Give the data again, word for word.

[Stored data]
=-=-=-=-=

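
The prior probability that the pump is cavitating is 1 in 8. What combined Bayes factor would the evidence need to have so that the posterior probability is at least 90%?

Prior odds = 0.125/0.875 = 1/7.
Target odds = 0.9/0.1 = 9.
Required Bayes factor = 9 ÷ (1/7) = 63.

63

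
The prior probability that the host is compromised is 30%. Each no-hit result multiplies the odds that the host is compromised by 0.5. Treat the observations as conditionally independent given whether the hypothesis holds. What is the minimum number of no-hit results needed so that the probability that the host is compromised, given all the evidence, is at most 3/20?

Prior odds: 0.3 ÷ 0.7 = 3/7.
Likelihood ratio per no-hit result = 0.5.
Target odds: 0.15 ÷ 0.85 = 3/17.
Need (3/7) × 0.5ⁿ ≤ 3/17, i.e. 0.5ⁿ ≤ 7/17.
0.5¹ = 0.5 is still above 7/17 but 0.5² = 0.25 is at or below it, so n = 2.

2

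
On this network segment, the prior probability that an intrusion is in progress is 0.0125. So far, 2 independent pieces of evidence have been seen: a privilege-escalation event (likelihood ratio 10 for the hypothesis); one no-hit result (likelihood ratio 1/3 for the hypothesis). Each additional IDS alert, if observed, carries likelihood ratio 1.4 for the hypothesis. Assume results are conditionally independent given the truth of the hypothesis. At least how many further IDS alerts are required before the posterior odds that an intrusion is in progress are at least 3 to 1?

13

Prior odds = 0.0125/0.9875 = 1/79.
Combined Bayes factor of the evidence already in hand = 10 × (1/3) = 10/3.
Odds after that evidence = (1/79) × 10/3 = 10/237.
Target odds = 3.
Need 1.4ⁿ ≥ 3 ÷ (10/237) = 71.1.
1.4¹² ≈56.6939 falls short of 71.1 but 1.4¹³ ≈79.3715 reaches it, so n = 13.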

=-=-=-=-=

| Response to the exercise |
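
The prior probability that the pump is cavitating is 1 in 8. What combined Bayes factor would the evidence need to have so that the posterior probability is at least 90%?

Prior odds = 0.125/0.875 = 1/7.
Target odds = 0.9/0.1 = 9.
Required Bayes factor = 9 ÷ (1/7) = 63.

63

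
The prior probability that the host is compromised is 30%. Each no-hit result multiplies the odds that the host is compromised by 0.5. Treat the observations as conditionally independent given whether the hypothesis holds. What is the minimum number of no-hit results needed so that the probability that the host is compromised, given all the evidence, is at most 3/20?

Prior odds: 0.3 ÷ 0.7 = 3/7.
Likelihood ratio per no-hit result = 0.5.
Target odds: 0.15 ÷ 0.85 = 3/17.
Need (3/7) × 0.5ⁿ ≤ 3/17, i.e. 0.5ⁿ ≤ 7/17.
0.5¹ = 0.5 is still above 7/17 but 0.5² = 0.25 is at or below it, so n = 2.

2

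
On this network segment, the prior probability that an intrusion is in progress is 0.0125. So far, 2 independent pieces of evidence have been seen: a privilege-escalation event (likelihood ratio 10 for the hypothesis); one no-hit result (likelihood ratio 1/3 for the hypothesis). Each additional IDS alert, if observed, carries likelihood ratio 1.4 for the hypothesis. Assume results are conditionally independent given the truth of the hypothesis. At least how many further IDS alerts are required before the posterior odds that an intrusion is in progress are at least 3 to 1?

13

Prior odds = 0.0125/0.9875 = 1/79.
Combined Bayes factor of the evidence already in hand = 10 × (1/3) = 10/3.
Odds after that evidence = (1/79) × 10/3 = 10/237.
Target odds = 3.
Need 1.4ⁿ ≥ 3 ÷ (10/237) = 71.1.
1.4¹² ≈56.6939 falls short of 71.1 but 1.4¹³ ≈79.3715 reaches it, so n = 13.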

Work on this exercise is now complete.